* The problem *
Word for word, restate each entry that appears below.

START Task material

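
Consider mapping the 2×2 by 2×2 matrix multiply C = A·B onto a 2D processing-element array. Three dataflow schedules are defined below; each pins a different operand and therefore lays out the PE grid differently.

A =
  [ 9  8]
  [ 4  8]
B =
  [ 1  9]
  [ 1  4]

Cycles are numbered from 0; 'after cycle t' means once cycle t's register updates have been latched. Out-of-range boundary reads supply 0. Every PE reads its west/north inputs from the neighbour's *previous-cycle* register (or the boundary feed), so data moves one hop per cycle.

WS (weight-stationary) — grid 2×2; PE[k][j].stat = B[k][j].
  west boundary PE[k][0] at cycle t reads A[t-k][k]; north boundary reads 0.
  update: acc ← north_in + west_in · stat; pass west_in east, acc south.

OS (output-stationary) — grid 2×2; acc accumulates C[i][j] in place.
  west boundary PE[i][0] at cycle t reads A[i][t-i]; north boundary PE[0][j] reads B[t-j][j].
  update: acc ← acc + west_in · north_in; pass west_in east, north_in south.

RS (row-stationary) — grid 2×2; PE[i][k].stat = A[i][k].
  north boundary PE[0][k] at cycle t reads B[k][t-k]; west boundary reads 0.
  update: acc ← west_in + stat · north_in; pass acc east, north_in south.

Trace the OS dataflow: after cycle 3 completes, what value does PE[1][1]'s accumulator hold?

OS 2×2: PE[1][1] cycle-by-cycle (with neighbour feeds):
  step 0 · PE0,1: acc=0; fwd→0 fwd↓0
  step 0 · PE1,0: acc=0; fwd→0 fwd↓0
  step 0 · PE1,1: acc=0; fwd→0 fwd↓0
  step 1 · PE0,1: acc=81; fwd→9 fwd↓9
  step 1 · PE1,0: acc=4; fwd→4 fwd↓1
  step 1 · PE1,1: acc=0; fwd→0 fwd↓0
  step 2 · PE0,1: acc=113; fwd→8 fwd↓4
  step 2 · PE1,0: acc=12; fwd→8 fwd↓1
  step 2 · PE1,1: acc=36; fwd→4 fwd↓9
  step 3 · PE0,1: acc=113; fwd→0 fwd↓0
  step 3 · PE1,0: acc=12; fwd→0 fwd↓0
  step 3 · PE1,1: acc=68; fwd→8 fwd↓4

PE[1][1].acc = 68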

END Task material

* Solution to the exercise *
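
Consider mapping the 2×2 by 2×2 matrix multiply C = A·B onto a 2D processing-element array. Three dataflow schedules are defined below; each pins a different operand and therefore lays out the PE grid differently.

A =
  [ 9  8]
  [ 4  8]
B =
  [ 1  9]
  [ 1  4]

Cycles are numbered from 0; 'after cycle t' means once cycle t's register updates have been latched. Out-of-range boundary reads supply 0. Every PE reads its west/north inputs from the neighbour's *previous-cycle* register (or the boundary feed), so data moves one hop per cycle.

WS (weight-stationary) — grid 2×2; PE[k][j].stat = B[k][j].
  west boundary PE[k][0] at cycle t reads A[t-k][k]; north boundary reads 0.
  update: acc ← north_in + west_in · stat; pass west_in east, acc south.

OS (output-stationary) — grid 2×2; acc accumulates C[i][j] in place.
  west boundary PE[i][0] at cycle t reads A[i][t-i]; north boundary PE[0][j] reads B[t-j][j].
  update: acc ← acc + west_in · north_in; pass west_in east, north_in south.

RS (row-stationary) — grid 2×2; PE[i][k].stat = A[i][k].
  north boundary PE[0][k] at cycle t reads B[k][t-k]; west boundary reads 0.
  update: acc ← west_in + stat · north_in; pass acc east, north_in south.

Trace the OS dataflow: after cycle 3 completes, what value does PE[1][1]'s accumulator hold?

OS 2×2: PE[1][1] cycle-by-cycle (with neighbour feeds):
  step 0 · PE0,1: acc=0; fwd→0 fwd↓0
  step 0 · PE1,0: acc=0; fwd→0 fwd↓0
  step 0 · PE1,1: acc=0; fwd→0 fwd↓0
  step 1 · PE0,1: acc=81; fwd→9 fwd↓9
  step 1 · PE1,0: acc=4; fwd→4 fwd↓1
  step 1 · PE1,1: acc=0; fwd→0 fwd↓0
  step 2 · PE0,1: acc=113; fwd→8 fwd↓4
  step 2 · PE1,0: acc=12; fwd→8 fwd↓1
  step 2 · PE1,1: acc=36; fwd→4 fwd↓9
  step 3 · PE0,1: acc=113; fwd→0 fwd↓0
  step 3 · PE1,0: acc=12; fwd→0 fwd↓0
  step 3 · PE1,1: acc=68; fwd→8 fwd↓4

PE[1][1].acc = 68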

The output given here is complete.